— PROBLEM DESCRIPTION —
Output only the stretch of the listing that starts at the line containing "10 before 0." and ends at the line containing "1 − 13/14]].", reproduced exactly with both ends.
- - -
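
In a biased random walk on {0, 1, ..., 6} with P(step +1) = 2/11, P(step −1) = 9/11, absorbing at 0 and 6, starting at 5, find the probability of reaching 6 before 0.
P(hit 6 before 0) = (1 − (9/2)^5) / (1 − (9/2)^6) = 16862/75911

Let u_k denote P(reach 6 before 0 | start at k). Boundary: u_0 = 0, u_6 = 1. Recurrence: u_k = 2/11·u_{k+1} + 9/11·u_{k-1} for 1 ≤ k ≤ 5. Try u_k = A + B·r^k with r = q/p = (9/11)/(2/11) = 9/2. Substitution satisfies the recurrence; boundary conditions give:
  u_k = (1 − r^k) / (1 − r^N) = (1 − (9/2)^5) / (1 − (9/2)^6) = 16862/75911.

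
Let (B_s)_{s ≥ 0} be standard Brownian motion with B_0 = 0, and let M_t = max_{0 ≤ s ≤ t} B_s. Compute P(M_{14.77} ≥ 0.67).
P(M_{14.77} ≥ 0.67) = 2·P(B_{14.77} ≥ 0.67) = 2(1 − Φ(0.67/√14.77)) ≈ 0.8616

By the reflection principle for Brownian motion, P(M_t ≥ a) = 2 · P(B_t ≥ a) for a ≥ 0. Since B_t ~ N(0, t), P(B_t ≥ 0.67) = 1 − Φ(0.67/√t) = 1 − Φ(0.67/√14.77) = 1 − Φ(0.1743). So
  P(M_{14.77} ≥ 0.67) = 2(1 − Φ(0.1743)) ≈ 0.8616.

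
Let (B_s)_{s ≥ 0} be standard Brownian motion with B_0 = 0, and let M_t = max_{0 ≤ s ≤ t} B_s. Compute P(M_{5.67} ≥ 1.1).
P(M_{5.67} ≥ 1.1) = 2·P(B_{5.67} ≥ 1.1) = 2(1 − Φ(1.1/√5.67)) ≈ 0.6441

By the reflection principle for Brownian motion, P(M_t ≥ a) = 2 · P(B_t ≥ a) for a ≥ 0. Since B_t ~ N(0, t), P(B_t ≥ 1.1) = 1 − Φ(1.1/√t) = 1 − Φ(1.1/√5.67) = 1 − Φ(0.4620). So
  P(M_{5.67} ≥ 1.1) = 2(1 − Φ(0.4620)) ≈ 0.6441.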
- - -
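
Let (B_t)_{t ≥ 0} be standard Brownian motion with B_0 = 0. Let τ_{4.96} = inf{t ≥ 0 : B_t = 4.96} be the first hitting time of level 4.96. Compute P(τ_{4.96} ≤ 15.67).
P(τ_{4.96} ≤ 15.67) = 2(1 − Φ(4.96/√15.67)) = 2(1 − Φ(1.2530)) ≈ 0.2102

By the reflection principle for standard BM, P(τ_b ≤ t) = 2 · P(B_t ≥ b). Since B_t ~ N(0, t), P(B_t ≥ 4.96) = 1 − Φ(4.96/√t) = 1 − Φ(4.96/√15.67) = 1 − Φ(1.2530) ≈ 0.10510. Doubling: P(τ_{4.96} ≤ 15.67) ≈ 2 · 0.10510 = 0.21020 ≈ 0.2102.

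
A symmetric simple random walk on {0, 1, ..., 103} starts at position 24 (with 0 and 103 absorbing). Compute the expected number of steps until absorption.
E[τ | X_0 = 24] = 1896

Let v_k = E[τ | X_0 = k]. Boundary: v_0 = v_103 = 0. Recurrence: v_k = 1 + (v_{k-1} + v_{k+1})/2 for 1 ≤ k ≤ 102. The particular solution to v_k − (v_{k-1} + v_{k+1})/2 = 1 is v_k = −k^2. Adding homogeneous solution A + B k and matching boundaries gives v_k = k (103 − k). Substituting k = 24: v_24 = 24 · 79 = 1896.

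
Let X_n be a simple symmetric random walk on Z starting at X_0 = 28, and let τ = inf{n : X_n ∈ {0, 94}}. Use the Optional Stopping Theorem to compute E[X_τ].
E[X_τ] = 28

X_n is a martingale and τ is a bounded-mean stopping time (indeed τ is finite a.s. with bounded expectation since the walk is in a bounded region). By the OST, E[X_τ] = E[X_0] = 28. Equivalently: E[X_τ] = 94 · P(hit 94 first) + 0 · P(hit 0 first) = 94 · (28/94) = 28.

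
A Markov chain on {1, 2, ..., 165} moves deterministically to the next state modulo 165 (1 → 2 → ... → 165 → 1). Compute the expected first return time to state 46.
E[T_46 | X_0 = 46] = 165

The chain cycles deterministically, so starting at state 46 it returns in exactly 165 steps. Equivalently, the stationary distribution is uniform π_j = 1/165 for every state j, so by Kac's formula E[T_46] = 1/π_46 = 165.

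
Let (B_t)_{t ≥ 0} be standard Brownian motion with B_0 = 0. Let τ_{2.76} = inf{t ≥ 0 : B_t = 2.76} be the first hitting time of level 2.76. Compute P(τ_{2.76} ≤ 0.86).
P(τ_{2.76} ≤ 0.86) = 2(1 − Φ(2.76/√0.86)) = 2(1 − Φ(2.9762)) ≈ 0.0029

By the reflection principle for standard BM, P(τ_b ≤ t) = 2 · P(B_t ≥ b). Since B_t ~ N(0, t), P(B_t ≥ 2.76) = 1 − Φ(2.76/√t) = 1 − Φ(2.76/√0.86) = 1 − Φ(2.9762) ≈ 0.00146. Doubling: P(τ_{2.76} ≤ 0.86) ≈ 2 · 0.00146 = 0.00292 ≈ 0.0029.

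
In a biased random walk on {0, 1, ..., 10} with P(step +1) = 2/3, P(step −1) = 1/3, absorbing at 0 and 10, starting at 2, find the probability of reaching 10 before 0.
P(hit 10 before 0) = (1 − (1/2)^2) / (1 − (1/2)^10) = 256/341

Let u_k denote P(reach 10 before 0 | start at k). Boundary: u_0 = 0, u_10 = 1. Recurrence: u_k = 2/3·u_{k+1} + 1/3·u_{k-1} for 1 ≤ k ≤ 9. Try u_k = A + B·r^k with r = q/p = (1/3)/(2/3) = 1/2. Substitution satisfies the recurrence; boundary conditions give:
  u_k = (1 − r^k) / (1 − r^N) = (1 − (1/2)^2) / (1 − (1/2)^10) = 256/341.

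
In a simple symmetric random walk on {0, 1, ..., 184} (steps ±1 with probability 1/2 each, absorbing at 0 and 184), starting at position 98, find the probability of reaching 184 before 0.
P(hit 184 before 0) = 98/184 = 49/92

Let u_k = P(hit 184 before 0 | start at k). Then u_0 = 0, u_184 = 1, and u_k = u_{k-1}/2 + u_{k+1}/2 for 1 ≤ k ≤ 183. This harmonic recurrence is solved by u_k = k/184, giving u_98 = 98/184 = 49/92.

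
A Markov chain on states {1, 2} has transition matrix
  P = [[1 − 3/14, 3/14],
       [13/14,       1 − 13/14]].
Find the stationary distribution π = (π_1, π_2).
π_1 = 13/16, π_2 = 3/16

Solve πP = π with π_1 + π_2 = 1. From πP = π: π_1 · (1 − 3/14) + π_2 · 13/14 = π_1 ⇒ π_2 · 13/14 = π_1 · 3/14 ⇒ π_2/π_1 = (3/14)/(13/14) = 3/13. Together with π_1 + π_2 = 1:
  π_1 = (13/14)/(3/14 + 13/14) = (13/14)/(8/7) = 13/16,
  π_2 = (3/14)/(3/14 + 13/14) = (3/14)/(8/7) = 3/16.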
- - -
— ANSWER SECTION —
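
In a biased random walk on {0, 1, ..., 10} with P(step +1) = 2/3, P(step −1) = 1/3, absorbing at 0 and 10, starting at 2, find the probability of reaching 10 before 0.
P(hit 10 before 0) = (1 − (1/2)^2) / (1 − (1/2)^10) = 256/341

Let u_k denote P(reach 10 before 0 | start at k). Boundary: u_0 = 0, u_10 = 1. Recurrence: u_k = 2/3·u_{k+1} + 1/3·u_{k-1} for 1 ≤ k ≤ 9. Try u_k = A + B·r^k with r = q/p = (1/3)/(2/3) = 1/2. Substitution satisfies the recurrence; boundary conditions give:
  u_k = (1 − r^k) / (1 − r^N) = (1 − (1/2)^2) / (1 − (1/2)^10) = 256/341.

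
In a simple symmetric random walk on {0, 1, ..., 184} (steps ±1 with probability 1/2 each, absorbing at 0 and 184), starting at position 98, find the probability of reaching 184 before 0.
P(hit 184 before 0) = 98/184 = 49/92

Let u_k = P(hit 184 before 0 | start at k). Then u_0 = 0, u_184 = 1, and u_k = u_{k-1}/2 + u_{k+1}/2 for 1 ≤ k ≤ 183. This harmonic recurrence is solved by u_k = k/184, giving u_98 = 98/184 = 49/92.

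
A Markov chain on states {1, 2} has transition matrix
  P = [[1 − 3/14, 3/14],
       [13/14,       1 − 13/14]].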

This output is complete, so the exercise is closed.